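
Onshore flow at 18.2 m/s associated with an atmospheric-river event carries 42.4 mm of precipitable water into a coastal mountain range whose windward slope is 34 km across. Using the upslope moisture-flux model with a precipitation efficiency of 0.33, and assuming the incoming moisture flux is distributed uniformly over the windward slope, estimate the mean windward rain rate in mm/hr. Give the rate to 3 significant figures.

R ≈ 27.0 mm/hr

Incoming column moisture flux per unit ridge length: F = V × PW = 18.2 × 42.4 = 771.68 mm·m/s.
Spread over the 34 km slope with efficiency ε = 0.33: R = ε·F/W = 0.33 × 771.68 / 34000 m = 7.490e-03 mm/s.
R = 7.490e-03 × 3600 = 27.0 mm/hr.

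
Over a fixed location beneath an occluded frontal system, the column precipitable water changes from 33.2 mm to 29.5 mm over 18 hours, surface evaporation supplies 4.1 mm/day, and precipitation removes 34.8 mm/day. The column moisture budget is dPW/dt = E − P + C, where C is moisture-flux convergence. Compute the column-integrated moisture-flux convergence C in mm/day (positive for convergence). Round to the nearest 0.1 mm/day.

C ≈ 25.8 mm/day

dPW/dt = (29.5 − 33.2) mm / (18/24 day) = -4.933 mm/day.
C = dPW/dt − E + P = (-4.933) − 4.1 + 34.8 = 25.8 mm/day.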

.....

_TASK PROMPT_
Restate exactly, and only, every line from the one that contains "Over a fixed" through the last line of the records.

_TASK ANSWER_
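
Over a fixed location beneath an occluded frontal system, the column precipitable water changes from 33.2 mm to 29.5 mm over 18 hours, surface evaporation supplies 4.1 mm/day, and precipitation removes 34.8 mm/day. The column moisture budget is dPW/dt = E − P + C, where C is moisture-flux convergence. Compute the column-integrated moisture-flux convergence C in mm/day (positive for convergence). Round to the nearest 0.1 mm/day.

C ≈ 25.8 mm/day

dPW/dt = (29.5 − 33.2) mm / (18/24 day) = -4.933 mm/day.
C = dPW/dt − E + P = (-4.933) − 4.1 + 34.8 = 25.8 mm/day.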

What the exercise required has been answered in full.